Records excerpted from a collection
--- START ---
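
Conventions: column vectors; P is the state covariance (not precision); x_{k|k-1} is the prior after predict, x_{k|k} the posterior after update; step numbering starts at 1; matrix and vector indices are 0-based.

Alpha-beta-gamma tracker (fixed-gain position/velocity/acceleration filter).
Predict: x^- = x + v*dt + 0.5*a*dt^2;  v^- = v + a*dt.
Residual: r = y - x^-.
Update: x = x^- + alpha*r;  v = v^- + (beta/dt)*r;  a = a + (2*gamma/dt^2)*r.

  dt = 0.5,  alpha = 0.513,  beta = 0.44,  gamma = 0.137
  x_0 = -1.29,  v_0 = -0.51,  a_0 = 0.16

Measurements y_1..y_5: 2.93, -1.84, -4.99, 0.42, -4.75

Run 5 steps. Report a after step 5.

a_post = -2.4216

step 1: x_pred=-1.5250  r=4.4550  x^+=0.7604  v^+=3.4904  a^+=5.0427
step 2: x_pred=3.1359  r=-4.9760  x^+=0.5833  v^+=1.6329  a^+=-0.4110
step 3: x_pred=1.3484  r=-6.3384  x^+=-1.9032  v^+=-4.1503  a^+=-7.3578
step 4: x_pred=-4.8981  r=5.3181  x^+=-2.1699  v^+=-3.1493  a^+=-1.5292
step 5: x_pred=-3.9357  r=-0.8143  x^+=-4.3534  v^+=-4.6305  a^+=-2.4216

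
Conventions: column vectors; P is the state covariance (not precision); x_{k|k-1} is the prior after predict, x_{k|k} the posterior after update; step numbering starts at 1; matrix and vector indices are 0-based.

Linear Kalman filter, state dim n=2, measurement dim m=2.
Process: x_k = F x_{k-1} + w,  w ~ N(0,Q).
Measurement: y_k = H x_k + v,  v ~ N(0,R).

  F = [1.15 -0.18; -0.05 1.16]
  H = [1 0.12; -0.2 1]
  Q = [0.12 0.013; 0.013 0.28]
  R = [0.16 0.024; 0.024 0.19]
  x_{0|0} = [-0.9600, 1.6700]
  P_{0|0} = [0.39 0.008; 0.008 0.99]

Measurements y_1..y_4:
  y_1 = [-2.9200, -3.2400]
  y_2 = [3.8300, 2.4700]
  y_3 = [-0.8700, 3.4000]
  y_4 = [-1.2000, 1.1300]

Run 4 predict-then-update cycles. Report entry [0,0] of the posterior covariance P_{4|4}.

step 1: x^-=[-1.4046, 1.9852]  P^-=[0.6645 -0.2054; -0.2054 1.6122]  S=[0.7985 -0.1159; -0.1159 1.9109]  K=[0.7826 -0.1296; 0.1116 0.8719]  nu=[-1.7536, -5.5061]  x^+=[-2.0636, -3.0115]  P^+=[0.1199 0.0182; 0.0182 0.1720]
step 2: x^-=[-1.8310, -3.3902]  P^-=[0.2767 -0.0054; -0.0054 0.5096]  S=[0.4427 0.0245; 0.0245 0.7128]  K=[0.6294 -0.1069; 0.0864 0.7134]  nu=[6.0679, 5.4940]  x^+=[1.4008, 1.0534]  P^+=[0.0964 0.0141; 0.0141 0.1404]
step 3: x^-=[1.4213, 1.1520]  P^-=[0.2463 -0.0030; -0.0030 0.4676]  S=[0.4123 0.0280; 0.0280 0.6686]  K=[0.6035 -0.1033; 0.0817 0.6968]  nu=[-2.4295, 2.5323]  x^+=[-0.3065, 2.7181]  P^+=[0.0925 0.0133; 0.0133 0.1370]
step 4: x^-=[-0.8417, 3.1683]  P^-=[0.2412 -0.0030; -0.0030 0.4631]  S=[0.4072 0.0284; 0.0284 0.6639]  K=[0.5987 -0.1028; 0.0806 0.6949]  nu=[-0.7385, -2.2067]  x^+=[-1.0570, 1.5753]  P^+=[0.0917 0.0132; 0.0132 0.1366]

P_post[0,0] = 0.0917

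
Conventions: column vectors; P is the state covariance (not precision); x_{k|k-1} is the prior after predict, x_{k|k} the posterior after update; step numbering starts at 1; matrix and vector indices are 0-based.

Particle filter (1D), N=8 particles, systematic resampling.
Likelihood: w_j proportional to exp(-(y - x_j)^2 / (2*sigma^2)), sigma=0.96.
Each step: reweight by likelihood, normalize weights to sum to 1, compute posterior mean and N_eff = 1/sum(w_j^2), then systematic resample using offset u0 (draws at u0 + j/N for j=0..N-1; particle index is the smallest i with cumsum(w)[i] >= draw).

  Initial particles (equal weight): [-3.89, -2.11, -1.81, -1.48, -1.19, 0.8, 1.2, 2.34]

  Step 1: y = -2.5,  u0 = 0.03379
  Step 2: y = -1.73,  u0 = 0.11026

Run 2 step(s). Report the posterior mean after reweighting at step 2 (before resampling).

step 1: w=[0.1165, 0.3059, 0.2566, 0.1889, 0.1310, 0.0009, 0.0002, 0.0000]  mean=-1.9975  Neff=4.4277  idx=[0, 1, 1, 1, 2, 2, 3, 4]
step 2: w=[0.0119, 0.1387, 0.1387, 0.1387, 0.1495, 0.1495, 0.1450, 0.1280]  mean=-1.8324  Neff=7.1452  idx=[1, 2, 3, 4, 5, 6, 6, 7]

post_mean = -1.8324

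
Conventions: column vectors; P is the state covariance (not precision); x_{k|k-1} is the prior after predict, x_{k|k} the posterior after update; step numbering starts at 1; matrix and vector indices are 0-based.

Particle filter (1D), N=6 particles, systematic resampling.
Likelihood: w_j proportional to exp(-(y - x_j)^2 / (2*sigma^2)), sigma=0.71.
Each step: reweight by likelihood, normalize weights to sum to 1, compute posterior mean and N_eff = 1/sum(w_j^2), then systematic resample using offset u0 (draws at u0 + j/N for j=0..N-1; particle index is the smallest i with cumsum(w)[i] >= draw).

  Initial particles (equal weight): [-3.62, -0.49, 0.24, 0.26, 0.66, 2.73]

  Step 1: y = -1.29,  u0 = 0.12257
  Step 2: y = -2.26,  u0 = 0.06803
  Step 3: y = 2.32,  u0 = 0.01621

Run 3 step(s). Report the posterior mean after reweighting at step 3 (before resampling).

step 1: w=[0.0061, 0.7086, 0.1311, 0.1234, 0.0308, 0.0000]  mean=-0.2856  Neff=1.8674  idx=[1, 1, 1, 1, 2, 3]
step 2: w=[0.2447, 0.2447, 0.2447, 0.2447, 0.0111, 0.0101]  mean=-0.4743  Neff=4.1710  idx=[0, 0, 1, 2, 3, 3]
step 3: w=[0.1667, 0.1667, 0.1667, 0.1667, 0.1667, 0.1667]  mean=-0.4900  Neff=6.0000  idx=[0, 1, 2, 3, 4, 5]

post_mean = -0.4900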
--- END ---
== Exercise directions ==
Only the lines from the first line of the records through the line with "y_4 = [-1.2000, 1.1300]" should be reproduced, exactly and with nothing added.

== Exercise answer ==
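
Conventions: column vectors; P is the state covariance (not precision); x_{k|k-1} is the prior after predict, x_{k|k} the posterior after update; step numbering starts at 1; matrix and vector indices are 0-based.

Alpha-beta-gamma tracker (fixed-gain position/velocity/acceleration filter).
Predict: x^- = x + v*dt + 0.5*a*dt^2;  v^- = v + a*dt.
Residual: r = y - x^-.
Update: x = x^- + alpha*r;  v = v^- + (beta/dt)*r;  a = a + (2*gamma/dt^2)*r.

  dt = 0.5,  alpha = 0.513,  beta = 0.44,  gamma = 0.137
  x_0 = -1.29,  v_0 = -0.51,  a_0 = 0.16

Measurements y_1..y_5: 2.93, -1.84, -4.99, 0.42, -4.75

Run 5 steps. Report a after step 5.

a_post = -2.4216

step 1: x_pred=-1.5250  r=4.4550  x^+=0.7604  v^+=3.4904  a^+=5.0427
step 2: x_pred=3.1359  r=-4.9760  x^+=0.5833  v^+=1.6329  a^+=-0.4110
step 3: x_pred=1.3484  r=-6.3384  x^+=-1.9032  v^+=-4.1503  a^+=-7.3578
step 4: x_pred=-4.8981  r=5.3181  x^+=-2.1699  v^+=-3.1493  a^+=-1.5292
step 5: x_pred=-3.9357  r=-0.8143  x^+=-4.3534  v^+=-4.6305  a^+=-2.4216

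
Conventions: column vectors; P is the state covariance (not precision); x_{k|k-1} is the prior after predict, x_{k|k} the posterior after update; step numbering starts at 1; matrix and vector indices are 0-based.

Linear Kalman filter, state dim n=2, measurement dim m=2.
Process: x_k = F x_{k-1} + w,  w ~ N(0,Q).
Measurement: y_k = H x_k + v,  v ~ N(0,R).

  F = [1.15 -0.18; -0.05 1.16]
  H = [1 0.12; -0.2 1]
  Q = [0.12 0.013; 0.013 0.28]
  R = [0.16 0.024; 0.024 0.19]
  x_{0|0} = [-0.9600, 1.6700]
  P_{0|0} = [0.39 0.008; 0.008 0.99]

Measurements y_1..y_4:
  y_1 = [-2.9200, -3.2400]
  y_2 = [3.8300, 2.4700]
  y_3 = [-0.8700, 3.4000]
  y_4 = [-1.2000, 1.1300]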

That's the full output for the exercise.